*EXERCISE AIM*.
Count the lines in the entries below that include the word "surface". Give nothing but the number.

····················

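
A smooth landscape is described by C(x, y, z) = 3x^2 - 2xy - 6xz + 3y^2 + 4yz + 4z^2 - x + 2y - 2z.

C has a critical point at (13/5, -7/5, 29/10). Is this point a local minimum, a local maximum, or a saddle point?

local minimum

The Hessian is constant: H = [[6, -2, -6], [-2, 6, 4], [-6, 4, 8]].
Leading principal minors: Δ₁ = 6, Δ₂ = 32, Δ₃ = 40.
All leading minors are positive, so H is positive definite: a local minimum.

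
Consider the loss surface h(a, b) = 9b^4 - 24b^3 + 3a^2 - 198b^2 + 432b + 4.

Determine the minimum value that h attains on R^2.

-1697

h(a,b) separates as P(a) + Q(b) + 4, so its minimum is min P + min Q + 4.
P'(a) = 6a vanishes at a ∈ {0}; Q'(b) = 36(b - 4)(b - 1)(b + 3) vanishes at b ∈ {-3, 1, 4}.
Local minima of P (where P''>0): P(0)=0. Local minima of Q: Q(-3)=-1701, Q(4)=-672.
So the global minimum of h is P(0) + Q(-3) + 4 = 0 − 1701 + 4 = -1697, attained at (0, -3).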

····················

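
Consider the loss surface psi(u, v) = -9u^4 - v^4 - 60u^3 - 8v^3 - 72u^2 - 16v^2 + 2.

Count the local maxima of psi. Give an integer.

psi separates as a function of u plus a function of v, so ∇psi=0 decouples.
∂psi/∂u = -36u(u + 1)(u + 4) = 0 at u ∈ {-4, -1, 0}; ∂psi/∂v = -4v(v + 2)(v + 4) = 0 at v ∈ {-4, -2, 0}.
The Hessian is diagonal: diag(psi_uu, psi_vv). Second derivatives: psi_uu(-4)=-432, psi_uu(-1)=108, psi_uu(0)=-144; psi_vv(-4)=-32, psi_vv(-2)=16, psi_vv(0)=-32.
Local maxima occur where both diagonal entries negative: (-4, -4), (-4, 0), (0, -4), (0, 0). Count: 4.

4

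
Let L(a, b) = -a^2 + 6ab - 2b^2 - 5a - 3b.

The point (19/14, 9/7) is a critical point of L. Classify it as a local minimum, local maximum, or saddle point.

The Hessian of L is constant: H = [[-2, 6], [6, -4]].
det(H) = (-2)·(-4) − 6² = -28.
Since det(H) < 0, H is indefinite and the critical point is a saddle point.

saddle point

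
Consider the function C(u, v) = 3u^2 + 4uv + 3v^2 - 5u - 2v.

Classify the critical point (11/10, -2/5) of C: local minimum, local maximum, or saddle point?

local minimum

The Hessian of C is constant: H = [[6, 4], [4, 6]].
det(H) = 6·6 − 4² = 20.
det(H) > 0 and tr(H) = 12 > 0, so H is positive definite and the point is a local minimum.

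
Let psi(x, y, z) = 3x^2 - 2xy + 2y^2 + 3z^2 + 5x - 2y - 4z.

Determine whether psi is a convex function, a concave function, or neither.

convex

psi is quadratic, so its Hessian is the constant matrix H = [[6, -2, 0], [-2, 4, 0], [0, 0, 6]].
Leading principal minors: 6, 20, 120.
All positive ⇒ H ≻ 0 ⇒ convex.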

····················

*OUTPUT FOR THIS EXERCISE*.
2